### EXERCISE INPUTS
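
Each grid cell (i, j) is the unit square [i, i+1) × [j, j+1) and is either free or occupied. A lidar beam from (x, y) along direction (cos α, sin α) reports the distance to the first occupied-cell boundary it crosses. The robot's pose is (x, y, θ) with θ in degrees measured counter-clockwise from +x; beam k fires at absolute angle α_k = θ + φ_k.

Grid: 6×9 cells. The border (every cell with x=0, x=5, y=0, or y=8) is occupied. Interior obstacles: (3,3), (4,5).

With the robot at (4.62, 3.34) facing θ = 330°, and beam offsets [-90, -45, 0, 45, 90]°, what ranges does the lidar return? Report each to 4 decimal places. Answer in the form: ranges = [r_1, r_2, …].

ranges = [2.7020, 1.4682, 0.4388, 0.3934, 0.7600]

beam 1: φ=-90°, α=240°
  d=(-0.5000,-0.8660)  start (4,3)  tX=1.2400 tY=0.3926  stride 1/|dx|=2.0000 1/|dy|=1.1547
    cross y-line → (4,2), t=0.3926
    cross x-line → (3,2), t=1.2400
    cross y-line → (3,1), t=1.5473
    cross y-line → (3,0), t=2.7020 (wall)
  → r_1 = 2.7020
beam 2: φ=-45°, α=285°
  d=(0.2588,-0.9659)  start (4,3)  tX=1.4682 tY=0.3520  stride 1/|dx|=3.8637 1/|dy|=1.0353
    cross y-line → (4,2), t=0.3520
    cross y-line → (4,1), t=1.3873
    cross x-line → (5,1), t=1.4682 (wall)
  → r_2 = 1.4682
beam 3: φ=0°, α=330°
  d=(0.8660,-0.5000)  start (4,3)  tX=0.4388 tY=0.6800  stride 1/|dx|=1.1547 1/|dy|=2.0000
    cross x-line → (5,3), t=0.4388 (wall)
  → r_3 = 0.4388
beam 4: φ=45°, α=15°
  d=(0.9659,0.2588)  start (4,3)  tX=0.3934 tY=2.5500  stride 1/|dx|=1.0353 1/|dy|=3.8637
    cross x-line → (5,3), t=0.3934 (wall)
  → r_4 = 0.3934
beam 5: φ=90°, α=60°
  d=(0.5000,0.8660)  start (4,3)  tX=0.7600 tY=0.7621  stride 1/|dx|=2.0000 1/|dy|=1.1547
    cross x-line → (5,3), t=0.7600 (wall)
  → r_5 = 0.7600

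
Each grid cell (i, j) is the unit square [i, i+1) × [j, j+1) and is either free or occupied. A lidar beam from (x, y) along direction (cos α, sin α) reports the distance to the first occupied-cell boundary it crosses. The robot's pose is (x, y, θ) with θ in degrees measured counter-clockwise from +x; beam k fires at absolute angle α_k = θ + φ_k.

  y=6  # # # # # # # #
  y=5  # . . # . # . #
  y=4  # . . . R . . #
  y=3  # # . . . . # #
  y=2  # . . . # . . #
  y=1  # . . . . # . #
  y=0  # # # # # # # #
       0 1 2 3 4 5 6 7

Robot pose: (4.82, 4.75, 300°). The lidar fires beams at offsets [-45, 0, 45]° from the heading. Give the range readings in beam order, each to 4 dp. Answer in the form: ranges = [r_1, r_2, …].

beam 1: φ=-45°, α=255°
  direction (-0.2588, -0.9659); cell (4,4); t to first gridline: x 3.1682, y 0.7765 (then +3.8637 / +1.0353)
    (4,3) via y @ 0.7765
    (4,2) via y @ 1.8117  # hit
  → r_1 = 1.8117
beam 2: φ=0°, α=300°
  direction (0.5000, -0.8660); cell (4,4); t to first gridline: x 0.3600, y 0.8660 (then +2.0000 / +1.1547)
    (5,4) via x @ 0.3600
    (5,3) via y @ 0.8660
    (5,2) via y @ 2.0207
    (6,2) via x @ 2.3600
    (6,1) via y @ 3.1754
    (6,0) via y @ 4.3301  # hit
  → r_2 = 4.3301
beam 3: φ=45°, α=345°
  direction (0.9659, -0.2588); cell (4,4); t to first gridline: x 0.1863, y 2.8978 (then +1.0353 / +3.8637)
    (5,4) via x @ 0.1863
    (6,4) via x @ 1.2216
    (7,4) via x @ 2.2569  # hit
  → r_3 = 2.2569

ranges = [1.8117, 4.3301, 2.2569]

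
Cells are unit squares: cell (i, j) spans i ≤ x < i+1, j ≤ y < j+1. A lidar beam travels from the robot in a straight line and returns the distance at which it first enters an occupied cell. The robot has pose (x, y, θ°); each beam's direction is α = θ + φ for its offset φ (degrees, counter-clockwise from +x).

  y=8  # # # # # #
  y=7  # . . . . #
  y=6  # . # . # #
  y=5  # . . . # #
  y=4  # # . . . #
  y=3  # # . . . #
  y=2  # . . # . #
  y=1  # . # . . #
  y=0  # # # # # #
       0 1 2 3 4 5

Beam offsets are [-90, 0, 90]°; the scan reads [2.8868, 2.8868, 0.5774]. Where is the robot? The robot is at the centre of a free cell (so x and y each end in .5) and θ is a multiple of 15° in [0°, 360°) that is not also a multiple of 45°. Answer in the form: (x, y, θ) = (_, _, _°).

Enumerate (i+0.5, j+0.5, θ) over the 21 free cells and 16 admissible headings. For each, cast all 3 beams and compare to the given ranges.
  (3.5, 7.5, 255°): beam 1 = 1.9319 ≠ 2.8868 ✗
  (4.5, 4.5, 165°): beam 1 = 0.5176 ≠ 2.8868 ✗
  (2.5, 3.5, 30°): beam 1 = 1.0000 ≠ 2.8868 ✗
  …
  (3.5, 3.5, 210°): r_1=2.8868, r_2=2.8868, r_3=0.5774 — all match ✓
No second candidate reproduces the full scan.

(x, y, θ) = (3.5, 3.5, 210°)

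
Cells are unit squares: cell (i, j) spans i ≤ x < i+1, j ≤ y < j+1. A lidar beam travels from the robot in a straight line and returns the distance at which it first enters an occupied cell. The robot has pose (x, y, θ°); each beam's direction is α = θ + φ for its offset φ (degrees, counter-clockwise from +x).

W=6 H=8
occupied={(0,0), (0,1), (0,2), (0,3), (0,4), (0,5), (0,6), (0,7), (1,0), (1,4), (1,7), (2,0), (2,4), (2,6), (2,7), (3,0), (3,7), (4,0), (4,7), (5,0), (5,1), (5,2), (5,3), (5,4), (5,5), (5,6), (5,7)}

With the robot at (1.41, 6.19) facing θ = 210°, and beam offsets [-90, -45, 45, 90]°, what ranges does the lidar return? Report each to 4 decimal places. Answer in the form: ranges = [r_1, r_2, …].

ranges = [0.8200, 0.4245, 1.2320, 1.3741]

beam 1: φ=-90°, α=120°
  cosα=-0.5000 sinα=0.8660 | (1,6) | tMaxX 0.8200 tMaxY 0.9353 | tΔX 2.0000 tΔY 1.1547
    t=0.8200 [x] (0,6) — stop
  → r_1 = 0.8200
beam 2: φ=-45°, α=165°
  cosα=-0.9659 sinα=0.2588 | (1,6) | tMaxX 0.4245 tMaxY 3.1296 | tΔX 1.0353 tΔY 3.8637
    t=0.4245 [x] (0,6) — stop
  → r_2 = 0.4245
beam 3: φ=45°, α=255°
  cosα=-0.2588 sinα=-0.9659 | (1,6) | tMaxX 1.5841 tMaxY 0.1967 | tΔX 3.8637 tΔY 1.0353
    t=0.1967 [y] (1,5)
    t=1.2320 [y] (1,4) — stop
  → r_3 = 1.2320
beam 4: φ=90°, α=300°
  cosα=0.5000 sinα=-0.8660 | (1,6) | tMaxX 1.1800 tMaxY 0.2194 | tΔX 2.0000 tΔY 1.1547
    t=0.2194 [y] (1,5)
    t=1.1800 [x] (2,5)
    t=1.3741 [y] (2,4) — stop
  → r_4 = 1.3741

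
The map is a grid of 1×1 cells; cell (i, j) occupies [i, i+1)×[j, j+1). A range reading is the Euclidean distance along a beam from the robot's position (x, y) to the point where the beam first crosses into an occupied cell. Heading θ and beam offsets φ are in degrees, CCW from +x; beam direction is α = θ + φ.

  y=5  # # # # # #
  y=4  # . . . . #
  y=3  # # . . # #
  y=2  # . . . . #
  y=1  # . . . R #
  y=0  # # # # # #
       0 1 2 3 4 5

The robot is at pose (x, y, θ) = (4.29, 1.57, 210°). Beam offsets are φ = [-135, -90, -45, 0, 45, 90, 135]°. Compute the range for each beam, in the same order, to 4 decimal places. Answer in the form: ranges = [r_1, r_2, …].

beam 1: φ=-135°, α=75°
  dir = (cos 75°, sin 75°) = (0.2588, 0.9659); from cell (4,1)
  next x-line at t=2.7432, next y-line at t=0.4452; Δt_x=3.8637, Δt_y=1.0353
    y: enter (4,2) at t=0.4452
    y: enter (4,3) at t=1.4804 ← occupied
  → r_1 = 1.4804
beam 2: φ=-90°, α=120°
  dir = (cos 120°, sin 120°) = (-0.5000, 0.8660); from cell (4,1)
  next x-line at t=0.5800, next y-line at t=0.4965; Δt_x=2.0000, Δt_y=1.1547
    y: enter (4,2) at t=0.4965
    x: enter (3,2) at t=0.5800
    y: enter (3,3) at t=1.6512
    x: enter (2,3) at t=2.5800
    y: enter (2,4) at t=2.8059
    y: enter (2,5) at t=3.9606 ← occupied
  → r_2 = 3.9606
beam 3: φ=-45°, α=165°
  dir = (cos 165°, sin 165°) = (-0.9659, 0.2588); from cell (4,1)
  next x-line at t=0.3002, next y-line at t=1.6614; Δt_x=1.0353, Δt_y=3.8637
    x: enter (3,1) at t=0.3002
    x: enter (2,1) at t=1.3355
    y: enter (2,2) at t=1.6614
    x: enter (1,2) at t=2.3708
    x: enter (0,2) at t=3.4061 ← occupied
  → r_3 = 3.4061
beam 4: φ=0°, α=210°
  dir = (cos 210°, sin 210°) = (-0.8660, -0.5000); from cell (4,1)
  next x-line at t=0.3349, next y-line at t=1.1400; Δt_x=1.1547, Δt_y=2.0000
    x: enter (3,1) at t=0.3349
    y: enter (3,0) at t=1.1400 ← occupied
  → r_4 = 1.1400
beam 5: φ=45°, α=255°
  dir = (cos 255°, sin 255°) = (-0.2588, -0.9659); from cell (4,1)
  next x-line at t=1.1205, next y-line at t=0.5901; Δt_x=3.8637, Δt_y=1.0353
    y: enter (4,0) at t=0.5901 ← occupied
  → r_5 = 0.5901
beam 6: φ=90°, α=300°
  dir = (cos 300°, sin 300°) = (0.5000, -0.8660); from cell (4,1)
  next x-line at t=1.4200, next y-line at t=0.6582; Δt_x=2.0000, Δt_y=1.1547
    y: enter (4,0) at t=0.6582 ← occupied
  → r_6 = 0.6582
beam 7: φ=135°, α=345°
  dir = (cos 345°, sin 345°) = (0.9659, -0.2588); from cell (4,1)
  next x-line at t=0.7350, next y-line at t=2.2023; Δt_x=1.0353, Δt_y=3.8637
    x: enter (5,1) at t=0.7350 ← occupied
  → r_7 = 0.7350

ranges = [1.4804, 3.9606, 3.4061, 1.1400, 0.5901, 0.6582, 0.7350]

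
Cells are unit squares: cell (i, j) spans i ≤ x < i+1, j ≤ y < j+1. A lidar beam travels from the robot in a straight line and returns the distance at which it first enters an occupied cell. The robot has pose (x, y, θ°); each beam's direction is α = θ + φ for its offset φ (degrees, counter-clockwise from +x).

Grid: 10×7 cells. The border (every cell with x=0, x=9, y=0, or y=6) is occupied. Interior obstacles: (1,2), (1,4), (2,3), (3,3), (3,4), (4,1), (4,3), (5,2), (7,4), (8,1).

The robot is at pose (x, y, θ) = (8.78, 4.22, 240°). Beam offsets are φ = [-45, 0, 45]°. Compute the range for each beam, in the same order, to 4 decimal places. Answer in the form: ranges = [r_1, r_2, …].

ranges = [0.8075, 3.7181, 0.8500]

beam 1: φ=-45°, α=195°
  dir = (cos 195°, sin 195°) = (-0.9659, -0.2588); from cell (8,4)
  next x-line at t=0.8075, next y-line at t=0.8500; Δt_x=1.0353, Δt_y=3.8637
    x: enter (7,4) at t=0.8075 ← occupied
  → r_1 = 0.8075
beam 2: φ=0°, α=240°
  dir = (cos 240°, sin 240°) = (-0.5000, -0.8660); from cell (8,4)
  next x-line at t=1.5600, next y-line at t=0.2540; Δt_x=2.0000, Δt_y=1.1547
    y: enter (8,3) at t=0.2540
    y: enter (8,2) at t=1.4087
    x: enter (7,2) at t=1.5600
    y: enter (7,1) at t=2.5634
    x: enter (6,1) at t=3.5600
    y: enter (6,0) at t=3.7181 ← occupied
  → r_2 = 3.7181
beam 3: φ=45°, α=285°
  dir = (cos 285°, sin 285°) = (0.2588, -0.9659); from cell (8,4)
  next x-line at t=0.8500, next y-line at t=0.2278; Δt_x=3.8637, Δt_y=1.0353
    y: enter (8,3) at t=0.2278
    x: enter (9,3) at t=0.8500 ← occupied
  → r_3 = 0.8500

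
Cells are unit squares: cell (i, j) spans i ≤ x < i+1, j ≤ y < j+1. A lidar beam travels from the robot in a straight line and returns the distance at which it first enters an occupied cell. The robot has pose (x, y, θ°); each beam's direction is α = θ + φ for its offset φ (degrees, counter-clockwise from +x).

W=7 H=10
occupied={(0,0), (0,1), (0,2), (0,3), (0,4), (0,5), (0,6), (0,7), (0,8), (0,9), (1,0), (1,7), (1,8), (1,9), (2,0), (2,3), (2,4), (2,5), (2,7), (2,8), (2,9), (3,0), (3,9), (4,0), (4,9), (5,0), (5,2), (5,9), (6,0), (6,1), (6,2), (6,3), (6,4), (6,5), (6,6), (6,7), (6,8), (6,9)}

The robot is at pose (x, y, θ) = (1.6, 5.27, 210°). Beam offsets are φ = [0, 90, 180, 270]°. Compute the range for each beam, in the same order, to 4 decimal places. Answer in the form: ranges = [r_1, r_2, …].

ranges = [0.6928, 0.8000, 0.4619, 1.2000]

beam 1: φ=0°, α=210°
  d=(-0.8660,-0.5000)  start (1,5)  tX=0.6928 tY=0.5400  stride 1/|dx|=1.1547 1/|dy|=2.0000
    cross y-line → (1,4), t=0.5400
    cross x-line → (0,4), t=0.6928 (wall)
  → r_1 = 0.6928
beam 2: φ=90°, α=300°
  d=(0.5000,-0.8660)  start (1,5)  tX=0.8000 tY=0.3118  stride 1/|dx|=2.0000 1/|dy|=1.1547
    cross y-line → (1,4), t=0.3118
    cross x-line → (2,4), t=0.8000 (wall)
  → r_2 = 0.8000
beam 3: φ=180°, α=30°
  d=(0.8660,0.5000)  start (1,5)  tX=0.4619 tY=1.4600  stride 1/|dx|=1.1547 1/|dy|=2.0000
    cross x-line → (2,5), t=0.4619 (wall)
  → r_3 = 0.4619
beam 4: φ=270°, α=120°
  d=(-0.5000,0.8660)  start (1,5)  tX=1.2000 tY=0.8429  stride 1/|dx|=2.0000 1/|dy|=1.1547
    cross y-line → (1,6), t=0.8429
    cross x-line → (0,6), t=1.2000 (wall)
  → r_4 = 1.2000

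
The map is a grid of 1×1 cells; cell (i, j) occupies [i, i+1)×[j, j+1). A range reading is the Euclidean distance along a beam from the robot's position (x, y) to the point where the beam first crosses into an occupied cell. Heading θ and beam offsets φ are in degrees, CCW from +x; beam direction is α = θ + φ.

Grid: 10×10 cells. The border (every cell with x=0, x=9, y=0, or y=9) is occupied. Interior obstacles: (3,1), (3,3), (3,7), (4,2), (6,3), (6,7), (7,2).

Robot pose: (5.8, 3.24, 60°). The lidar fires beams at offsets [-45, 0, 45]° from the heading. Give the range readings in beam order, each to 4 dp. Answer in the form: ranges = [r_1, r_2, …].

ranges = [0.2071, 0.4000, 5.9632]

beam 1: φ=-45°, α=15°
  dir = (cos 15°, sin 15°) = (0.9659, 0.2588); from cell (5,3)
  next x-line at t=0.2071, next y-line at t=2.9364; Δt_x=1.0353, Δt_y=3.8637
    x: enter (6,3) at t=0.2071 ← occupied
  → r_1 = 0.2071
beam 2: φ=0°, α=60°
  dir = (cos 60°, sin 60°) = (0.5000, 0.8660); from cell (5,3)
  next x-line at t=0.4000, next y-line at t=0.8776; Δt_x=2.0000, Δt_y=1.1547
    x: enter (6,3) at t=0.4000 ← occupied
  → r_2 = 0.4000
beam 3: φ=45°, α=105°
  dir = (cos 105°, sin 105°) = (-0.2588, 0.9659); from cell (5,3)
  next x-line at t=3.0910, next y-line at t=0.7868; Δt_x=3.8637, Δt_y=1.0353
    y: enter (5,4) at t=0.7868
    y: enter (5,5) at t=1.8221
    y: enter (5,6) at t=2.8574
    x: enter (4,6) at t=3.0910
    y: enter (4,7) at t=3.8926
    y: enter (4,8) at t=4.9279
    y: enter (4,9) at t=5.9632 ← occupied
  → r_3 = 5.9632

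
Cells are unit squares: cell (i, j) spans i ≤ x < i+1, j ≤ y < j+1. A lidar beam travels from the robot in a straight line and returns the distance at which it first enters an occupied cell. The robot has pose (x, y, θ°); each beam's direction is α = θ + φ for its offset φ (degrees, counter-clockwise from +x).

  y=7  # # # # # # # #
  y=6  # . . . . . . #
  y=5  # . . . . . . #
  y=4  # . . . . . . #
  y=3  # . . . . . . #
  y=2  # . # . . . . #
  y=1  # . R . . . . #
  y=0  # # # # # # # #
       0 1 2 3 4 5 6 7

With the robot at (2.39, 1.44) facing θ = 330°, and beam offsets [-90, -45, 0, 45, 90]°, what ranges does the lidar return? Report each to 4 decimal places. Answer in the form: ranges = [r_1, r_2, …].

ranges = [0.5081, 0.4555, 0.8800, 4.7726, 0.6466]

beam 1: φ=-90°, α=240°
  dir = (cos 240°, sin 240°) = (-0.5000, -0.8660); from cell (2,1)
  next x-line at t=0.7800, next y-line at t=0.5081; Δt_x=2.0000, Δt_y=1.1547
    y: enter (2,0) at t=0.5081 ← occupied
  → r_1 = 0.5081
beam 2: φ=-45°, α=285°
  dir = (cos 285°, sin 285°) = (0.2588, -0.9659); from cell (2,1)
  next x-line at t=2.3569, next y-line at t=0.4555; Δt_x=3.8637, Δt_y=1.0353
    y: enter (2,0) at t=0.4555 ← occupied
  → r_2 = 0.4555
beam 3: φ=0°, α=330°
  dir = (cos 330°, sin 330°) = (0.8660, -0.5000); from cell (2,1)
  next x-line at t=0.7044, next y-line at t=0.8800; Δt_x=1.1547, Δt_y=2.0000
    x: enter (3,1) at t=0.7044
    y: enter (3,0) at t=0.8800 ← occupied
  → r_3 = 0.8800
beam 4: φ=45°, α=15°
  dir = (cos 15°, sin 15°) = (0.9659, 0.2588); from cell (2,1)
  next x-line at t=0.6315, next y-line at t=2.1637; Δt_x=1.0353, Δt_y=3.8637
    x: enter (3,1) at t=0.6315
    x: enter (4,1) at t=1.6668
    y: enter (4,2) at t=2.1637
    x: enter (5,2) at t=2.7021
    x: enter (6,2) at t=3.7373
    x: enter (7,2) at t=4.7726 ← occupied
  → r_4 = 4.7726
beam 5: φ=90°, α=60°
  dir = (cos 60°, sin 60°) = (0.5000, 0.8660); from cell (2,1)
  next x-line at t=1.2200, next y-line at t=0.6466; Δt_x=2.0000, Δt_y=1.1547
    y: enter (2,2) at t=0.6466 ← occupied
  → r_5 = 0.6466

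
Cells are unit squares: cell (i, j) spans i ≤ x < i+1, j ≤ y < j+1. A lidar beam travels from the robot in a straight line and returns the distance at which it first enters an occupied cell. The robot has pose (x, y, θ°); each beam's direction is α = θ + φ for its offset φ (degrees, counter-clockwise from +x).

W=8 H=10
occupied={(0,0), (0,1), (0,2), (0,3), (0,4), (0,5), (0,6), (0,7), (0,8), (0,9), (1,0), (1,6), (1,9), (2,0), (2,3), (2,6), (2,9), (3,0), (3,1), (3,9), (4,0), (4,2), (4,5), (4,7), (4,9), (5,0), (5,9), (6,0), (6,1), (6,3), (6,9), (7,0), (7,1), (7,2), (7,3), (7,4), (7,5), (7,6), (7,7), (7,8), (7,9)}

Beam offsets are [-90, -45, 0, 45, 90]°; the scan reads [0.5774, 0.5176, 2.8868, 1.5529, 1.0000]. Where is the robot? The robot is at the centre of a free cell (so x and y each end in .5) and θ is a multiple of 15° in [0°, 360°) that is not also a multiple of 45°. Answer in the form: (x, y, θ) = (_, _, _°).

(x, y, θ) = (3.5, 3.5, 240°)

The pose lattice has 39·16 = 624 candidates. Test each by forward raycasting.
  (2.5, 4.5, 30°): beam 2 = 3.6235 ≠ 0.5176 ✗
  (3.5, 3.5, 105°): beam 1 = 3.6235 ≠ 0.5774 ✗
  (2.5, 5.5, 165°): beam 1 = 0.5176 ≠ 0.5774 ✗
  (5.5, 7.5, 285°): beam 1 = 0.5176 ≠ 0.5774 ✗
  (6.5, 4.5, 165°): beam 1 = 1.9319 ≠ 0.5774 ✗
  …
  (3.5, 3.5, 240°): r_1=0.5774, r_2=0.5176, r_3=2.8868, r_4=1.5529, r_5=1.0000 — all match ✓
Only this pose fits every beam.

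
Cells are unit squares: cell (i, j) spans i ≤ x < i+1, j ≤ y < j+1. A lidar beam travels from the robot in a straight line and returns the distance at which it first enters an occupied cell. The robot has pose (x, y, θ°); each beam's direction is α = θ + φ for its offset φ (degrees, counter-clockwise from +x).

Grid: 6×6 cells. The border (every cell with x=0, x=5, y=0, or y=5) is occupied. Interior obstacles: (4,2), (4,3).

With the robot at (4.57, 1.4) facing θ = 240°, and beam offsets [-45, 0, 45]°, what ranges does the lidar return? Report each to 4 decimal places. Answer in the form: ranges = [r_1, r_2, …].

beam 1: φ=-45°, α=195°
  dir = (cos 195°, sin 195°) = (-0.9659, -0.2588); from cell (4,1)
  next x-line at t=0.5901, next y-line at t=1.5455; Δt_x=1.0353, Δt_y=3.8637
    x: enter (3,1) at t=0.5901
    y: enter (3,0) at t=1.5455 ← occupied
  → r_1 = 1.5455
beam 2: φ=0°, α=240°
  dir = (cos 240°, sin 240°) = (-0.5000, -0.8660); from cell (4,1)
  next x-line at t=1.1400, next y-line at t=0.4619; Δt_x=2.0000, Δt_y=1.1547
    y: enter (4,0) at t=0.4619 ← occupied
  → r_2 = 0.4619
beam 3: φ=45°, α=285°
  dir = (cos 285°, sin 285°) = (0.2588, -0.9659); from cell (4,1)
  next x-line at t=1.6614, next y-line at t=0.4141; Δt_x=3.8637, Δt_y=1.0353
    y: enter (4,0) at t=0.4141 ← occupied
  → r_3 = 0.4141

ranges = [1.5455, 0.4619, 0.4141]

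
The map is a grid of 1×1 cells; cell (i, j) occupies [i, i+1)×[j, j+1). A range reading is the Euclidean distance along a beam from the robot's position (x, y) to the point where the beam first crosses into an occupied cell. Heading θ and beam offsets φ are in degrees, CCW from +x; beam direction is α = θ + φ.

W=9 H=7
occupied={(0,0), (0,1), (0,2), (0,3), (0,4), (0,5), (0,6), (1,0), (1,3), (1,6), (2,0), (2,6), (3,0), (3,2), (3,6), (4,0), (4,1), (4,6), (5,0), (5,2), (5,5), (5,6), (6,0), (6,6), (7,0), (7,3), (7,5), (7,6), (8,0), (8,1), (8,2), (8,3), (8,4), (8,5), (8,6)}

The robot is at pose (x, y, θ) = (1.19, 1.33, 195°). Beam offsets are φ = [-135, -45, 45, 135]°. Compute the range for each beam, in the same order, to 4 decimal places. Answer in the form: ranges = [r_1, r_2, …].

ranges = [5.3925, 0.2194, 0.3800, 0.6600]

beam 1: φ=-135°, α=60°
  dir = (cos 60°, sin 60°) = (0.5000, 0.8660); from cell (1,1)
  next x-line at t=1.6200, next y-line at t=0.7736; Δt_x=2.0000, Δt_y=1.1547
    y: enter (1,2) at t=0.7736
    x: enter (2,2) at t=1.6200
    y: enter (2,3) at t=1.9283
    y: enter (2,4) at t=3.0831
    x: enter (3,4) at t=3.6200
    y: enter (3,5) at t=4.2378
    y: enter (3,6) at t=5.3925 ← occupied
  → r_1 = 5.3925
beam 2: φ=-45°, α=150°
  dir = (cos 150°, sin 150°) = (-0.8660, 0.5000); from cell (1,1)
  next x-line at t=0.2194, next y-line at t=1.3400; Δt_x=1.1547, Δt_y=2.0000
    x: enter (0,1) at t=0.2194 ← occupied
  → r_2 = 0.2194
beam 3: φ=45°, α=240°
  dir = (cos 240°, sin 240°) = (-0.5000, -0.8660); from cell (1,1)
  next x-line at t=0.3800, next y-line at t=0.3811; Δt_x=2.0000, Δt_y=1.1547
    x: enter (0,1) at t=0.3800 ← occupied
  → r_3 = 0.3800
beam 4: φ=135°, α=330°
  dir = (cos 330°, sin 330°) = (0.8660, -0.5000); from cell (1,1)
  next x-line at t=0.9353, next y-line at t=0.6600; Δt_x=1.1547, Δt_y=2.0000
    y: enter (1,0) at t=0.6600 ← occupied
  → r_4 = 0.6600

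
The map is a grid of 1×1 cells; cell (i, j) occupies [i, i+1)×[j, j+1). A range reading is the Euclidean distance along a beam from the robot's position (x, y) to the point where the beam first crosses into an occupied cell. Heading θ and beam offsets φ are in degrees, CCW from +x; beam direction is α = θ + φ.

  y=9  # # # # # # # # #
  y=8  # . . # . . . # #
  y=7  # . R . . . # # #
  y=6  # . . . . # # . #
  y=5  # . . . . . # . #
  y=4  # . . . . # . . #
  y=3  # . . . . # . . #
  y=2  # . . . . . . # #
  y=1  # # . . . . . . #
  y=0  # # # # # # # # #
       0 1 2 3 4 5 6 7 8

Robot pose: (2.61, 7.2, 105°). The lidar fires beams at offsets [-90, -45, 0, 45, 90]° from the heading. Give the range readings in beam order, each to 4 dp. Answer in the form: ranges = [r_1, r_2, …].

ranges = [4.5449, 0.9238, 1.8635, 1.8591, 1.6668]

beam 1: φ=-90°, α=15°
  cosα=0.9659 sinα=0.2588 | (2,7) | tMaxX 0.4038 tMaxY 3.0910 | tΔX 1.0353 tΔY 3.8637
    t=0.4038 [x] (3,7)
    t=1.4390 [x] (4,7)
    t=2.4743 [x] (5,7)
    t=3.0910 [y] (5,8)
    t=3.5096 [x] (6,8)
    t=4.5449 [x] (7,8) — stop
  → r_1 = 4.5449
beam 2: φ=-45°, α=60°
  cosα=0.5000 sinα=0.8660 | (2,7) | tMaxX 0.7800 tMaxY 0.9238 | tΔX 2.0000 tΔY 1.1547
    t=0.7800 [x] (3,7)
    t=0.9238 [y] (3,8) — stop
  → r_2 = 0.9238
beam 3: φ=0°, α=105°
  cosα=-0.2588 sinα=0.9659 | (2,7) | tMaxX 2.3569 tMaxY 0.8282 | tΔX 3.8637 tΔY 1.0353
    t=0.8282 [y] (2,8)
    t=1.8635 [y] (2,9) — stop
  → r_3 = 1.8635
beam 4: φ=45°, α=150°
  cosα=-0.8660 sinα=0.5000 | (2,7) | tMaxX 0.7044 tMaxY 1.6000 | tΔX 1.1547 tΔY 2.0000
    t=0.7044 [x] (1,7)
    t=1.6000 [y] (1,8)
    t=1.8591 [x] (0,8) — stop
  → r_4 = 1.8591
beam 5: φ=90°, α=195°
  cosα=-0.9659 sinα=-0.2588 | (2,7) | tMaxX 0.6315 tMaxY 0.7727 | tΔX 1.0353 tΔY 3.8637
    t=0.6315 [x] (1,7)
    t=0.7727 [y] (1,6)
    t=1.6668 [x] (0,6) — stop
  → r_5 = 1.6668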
######
▶ [TASK TO COMPLETE]: Show, from the listing above, each line that contains the word "obstacles".

▶ [SOLUTION TO THIS PROBLEM]:
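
Grid: 6×9 cells. The border (every cell with x=0, x=5, y=0, or y=8) is occupied. Interior obstacles: (3,3), (4,5).
Grid: 10×7 cells. The border (every cell with x=0, x=9, y=0, or y=6) is occupied. Interior obstacles: (1,2), (1,4), (2,3), (3,3), (3,4), (4,1), (4,3), (5,2), (7,4), (8,1).
Grid: 10×10 cells. The border (every cell with x=0, x=9, y=0, or y=9) is occupied. Interior obstacles: (3,1), (3,3), (3,7), (4,2), (6,3), (6,7), (7,2).
Grid: 6×6 cells. The border (every cell with x=0, x=5, y=0, or y=5) is occupied. Interior obstacles: (4,2), (4,3).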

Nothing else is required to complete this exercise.